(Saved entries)
|---|

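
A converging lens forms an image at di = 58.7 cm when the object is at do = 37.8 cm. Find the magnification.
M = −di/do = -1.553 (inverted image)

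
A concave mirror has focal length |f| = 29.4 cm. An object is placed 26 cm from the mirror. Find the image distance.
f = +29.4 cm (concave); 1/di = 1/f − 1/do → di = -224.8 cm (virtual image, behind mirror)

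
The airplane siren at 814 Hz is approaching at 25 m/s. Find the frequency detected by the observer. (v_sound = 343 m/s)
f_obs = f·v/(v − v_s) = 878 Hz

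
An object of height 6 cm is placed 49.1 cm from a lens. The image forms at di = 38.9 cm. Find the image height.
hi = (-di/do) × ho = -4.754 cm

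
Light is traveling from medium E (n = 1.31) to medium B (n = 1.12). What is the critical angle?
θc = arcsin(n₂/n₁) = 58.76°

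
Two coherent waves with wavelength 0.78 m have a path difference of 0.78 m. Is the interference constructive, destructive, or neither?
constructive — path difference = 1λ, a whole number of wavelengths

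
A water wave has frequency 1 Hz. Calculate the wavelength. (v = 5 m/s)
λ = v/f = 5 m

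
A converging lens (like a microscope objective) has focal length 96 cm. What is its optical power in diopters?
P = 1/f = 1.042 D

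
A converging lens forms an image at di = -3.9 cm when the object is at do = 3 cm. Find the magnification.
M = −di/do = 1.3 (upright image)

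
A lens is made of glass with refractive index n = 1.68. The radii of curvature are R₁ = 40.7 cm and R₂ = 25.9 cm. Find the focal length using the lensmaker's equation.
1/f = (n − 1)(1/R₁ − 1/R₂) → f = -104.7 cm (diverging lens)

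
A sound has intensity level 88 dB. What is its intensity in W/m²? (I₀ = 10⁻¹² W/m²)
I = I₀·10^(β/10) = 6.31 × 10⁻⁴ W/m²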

|---|

### Action item
Copy out the records above exactly.

### Solution to the exercise
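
A converging lens forms an image at di = 58.7 cm when the object is at do = 37.8 cm. Find the magnification.
M = −di/do = -1.553 (inverted image)

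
A concave mirror has focal length |f| = 29.4 cm. An object is placed 26 cm from the mirror. Find the image distance.
f = +29.4 cm (concave); 1/di = 1/f − 1/do → di = -224.8 cm (virtual image, behind mirror)

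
The airplane siren at 814 Hz is approaching at 25 m/s. Find the frequency detected by the observer. (v_sound = 343 m/s)
f_obs = f·v/(v − v_s) = 878 Hz

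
An object of height 6 cm is placed 49.1 cm from a lens. The image forms at di = 38.9 cm. Find the image height.
hi = (-di/do) × ho = -4.754 cm

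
Light is traveling from medium E (n = 1.31) to medium B (n = 1.12). What is the critical angle?
θc = arcsin(n₂/n₁) = 58.76°

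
Two coherent waves with wavelength 0.78 m have a path difference of 0.78 m. Is the interference constructive, destructive, or neither?
constructive — path difference = 1λ, a whole number of wavelengths

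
A water wave has frequency 1 Hz. Calculate the wavelength. (v = 5 m/s)
λ = v/f = 5 m

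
A converging lens (like a microscope objective) has focal length 96 cm. What is its optical power in diopters?
P = 1/f = 1.042 D

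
A converging lens forms an image at di = -3.9 cm when the object is at do = 3 cm. Find the magnification.
M = −di/do = 1.3 (upright image)

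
A lens is made of glass with refractive index n = 1.68. The radii of curvature are R₁ = 40.7 cm and R₂ = 25.9 cm. Find the focal length using the lensmaker's equation.
1/f = (n − 1)(1/R₁ − 1/R₂) → f = -104.7 cm (diverging lens)

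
A sound has intensity level 88 dB. What is its intensity in W/m²? (I₀ = 10⁻¹² W/m²)
I = I₀·10^(β/10) = 6.31 × 10⁻⁴ W/m²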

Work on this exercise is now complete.